Data provided below:

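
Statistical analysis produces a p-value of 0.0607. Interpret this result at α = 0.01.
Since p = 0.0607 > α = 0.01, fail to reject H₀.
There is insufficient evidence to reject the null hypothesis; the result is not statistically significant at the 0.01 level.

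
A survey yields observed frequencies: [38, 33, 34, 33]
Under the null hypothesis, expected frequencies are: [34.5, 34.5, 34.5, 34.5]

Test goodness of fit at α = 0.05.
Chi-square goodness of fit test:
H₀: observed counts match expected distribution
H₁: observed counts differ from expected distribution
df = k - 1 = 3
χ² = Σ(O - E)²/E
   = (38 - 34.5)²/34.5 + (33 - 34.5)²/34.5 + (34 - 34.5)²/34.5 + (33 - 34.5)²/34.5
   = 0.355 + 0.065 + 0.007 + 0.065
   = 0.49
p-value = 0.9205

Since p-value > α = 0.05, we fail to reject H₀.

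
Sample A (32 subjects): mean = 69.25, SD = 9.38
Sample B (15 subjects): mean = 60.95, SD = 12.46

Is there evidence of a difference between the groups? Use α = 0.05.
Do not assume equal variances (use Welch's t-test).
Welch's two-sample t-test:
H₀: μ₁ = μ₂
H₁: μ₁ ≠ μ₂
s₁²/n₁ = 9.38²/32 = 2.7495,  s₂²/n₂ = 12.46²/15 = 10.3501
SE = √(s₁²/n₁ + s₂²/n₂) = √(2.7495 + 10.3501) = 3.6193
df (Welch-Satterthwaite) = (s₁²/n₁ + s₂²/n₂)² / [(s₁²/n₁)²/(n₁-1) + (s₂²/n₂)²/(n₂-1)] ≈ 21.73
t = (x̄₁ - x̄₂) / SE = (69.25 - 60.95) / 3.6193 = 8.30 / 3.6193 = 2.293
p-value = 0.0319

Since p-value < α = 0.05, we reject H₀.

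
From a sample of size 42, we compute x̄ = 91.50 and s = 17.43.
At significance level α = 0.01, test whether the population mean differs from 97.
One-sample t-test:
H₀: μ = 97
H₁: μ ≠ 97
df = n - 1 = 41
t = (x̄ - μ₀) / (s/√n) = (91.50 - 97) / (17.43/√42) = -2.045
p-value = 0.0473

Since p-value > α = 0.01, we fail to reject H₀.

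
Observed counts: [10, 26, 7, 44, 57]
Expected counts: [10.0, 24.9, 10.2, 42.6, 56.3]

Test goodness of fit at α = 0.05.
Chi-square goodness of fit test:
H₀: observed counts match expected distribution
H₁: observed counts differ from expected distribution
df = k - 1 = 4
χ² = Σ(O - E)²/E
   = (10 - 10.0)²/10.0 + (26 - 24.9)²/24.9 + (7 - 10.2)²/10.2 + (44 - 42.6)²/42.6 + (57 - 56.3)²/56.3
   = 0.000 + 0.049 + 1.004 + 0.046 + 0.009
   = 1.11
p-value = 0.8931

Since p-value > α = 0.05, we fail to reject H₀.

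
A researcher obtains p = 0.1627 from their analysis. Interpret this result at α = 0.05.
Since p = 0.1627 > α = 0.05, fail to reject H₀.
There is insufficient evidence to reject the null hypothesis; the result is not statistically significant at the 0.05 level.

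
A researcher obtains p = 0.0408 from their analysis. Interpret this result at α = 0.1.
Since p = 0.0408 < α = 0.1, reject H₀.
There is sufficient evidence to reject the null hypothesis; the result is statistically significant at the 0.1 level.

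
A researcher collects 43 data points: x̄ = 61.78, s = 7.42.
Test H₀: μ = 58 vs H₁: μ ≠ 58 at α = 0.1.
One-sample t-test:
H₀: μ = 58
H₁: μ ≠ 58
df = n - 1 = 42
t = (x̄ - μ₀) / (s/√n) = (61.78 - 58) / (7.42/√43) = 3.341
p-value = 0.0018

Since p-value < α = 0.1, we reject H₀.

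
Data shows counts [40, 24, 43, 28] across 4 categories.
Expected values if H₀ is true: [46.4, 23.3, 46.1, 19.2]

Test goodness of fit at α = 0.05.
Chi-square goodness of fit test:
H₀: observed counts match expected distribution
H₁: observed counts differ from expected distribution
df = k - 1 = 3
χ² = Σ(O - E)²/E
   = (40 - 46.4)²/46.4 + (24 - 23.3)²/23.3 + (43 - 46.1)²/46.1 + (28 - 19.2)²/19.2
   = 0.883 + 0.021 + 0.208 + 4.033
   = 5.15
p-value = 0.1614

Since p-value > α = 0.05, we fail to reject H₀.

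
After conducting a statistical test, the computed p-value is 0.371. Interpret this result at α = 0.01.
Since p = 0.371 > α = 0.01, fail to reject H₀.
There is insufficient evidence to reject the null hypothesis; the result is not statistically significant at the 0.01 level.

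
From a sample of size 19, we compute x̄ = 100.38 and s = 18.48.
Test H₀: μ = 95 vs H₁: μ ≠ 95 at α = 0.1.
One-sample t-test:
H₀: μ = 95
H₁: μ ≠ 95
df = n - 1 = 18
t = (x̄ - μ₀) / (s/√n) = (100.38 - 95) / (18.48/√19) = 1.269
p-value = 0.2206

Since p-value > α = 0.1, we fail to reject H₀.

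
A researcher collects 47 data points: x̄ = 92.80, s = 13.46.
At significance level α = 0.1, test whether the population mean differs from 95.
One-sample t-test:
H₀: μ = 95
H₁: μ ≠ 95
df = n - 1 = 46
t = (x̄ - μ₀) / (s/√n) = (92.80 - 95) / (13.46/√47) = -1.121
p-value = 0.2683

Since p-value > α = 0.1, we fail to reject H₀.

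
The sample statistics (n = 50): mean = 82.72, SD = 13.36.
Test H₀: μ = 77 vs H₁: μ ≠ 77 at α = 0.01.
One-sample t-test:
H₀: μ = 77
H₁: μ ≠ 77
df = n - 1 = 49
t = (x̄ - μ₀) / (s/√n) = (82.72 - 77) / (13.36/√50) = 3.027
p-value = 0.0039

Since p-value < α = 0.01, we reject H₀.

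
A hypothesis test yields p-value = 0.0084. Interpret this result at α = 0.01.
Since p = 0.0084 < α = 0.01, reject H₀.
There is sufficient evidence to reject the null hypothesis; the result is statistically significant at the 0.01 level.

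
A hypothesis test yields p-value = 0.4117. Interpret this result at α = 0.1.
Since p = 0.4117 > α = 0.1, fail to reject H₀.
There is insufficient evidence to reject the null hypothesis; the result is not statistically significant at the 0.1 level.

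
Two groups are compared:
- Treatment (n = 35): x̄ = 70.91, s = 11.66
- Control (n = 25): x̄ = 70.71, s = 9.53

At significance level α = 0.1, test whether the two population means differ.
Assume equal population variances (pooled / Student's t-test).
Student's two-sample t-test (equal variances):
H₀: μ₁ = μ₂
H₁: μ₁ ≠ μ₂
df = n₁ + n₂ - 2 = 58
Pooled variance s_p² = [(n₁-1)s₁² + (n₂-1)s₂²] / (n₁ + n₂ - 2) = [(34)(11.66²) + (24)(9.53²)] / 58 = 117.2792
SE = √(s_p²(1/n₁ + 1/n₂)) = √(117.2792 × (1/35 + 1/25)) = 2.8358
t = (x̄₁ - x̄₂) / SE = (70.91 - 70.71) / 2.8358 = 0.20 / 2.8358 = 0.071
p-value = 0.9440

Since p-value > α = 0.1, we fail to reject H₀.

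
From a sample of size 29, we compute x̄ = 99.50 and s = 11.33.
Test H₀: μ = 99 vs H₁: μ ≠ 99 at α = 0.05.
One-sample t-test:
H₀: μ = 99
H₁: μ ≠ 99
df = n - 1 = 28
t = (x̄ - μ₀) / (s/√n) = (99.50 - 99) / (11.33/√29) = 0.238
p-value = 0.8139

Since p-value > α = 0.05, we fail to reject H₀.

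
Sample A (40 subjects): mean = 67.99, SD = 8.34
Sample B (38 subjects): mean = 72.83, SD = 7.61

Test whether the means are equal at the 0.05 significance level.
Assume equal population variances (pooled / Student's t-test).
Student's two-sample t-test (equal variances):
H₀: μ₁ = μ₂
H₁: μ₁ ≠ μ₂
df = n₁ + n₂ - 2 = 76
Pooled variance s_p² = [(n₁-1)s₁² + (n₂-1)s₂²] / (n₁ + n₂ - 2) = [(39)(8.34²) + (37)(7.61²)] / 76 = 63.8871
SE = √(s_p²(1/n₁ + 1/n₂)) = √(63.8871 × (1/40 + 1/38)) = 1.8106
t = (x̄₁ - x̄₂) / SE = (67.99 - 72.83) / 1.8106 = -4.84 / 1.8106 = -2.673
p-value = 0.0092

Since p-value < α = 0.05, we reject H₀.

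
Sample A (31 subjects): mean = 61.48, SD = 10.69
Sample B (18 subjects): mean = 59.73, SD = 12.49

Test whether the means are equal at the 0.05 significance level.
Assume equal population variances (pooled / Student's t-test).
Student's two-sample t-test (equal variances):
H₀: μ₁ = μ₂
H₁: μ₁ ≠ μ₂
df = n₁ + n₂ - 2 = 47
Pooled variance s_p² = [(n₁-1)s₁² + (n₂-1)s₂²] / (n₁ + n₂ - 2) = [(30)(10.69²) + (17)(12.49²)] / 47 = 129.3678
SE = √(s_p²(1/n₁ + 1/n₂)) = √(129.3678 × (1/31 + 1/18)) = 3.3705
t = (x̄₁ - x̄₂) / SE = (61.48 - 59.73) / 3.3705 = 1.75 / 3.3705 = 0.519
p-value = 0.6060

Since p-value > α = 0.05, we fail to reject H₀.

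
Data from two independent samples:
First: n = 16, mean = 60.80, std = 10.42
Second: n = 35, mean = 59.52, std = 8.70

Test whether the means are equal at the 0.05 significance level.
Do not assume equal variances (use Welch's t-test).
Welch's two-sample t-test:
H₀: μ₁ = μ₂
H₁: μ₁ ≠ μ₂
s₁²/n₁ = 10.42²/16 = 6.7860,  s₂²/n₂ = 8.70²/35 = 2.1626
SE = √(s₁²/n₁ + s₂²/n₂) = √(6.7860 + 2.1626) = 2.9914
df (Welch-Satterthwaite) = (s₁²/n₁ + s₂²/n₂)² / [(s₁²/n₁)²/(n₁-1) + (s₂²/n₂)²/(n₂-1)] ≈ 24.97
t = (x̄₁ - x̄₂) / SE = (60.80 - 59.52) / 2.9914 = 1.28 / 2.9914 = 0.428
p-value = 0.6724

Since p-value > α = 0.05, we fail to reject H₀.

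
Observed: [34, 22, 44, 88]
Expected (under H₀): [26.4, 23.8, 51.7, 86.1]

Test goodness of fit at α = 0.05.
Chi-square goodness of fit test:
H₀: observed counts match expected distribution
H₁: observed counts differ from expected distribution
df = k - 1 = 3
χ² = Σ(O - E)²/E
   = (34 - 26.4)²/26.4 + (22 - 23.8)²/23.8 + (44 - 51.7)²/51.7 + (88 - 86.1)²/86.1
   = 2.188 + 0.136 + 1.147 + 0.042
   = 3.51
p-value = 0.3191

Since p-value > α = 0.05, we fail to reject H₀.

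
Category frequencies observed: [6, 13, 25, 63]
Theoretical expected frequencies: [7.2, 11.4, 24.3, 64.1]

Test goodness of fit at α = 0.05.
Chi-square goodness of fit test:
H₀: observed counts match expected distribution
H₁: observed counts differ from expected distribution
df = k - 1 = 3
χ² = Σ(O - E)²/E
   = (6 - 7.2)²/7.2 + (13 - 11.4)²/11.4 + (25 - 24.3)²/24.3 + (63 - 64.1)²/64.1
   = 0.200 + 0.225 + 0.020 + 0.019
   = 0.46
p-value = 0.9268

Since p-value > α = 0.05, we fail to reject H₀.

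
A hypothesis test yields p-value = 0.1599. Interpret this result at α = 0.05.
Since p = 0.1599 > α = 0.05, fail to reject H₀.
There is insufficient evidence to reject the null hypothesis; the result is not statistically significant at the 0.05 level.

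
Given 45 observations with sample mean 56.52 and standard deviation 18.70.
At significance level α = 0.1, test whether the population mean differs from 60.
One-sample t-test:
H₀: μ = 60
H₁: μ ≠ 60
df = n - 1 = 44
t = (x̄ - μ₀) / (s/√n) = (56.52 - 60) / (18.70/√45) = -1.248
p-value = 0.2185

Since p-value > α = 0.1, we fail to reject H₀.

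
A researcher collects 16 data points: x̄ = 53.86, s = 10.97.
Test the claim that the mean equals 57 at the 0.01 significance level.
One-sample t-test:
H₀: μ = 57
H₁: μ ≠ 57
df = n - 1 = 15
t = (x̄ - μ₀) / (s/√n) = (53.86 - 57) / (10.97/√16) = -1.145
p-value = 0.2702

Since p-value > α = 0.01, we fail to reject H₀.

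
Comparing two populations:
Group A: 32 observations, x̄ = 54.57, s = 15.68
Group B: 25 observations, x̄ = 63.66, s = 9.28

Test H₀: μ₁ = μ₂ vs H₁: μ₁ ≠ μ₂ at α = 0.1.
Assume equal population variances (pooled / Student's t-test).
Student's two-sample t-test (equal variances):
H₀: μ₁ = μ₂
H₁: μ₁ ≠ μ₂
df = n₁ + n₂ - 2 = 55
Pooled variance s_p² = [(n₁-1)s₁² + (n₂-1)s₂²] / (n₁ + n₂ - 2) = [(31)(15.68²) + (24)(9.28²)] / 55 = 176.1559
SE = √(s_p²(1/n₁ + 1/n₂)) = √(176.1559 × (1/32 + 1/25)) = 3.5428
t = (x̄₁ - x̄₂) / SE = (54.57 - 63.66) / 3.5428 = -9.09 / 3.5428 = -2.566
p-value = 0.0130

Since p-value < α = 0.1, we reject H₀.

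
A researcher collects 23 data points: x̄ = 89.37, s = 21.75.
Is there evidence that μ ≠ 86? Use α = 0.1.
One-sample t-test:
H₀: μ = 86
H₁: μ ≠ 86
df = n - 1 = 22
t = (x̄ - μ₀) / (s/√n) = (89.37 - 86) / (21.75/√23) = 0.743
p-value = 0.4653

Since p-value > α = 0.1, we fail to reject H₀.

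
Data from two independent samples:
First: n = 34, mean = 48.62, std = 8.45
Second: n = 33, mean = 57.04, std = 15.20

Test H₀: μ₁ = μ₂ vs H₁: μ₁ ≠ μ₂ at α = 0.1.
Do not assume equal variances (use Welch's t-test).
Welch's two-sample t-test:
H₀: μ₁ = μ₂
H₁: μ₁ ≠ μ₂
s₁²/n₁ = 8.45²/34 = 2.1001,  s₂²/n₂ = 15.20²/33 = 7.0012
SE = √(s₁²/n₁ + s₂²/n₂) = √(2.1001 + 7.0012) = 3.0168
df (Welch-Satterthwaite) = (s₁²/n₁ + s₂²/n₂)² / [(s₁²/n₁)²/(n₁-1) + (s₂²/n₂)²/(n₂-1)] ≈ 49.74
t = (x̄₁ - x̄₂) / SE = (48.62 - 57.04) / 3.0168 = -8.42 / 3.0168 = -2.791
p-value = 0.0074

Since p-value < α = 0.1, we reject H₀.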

End of Data provided.

**Task goal:** If a line of the entries above holds the word "groups", count it; report only how many such lines there are.

**Task result:** 2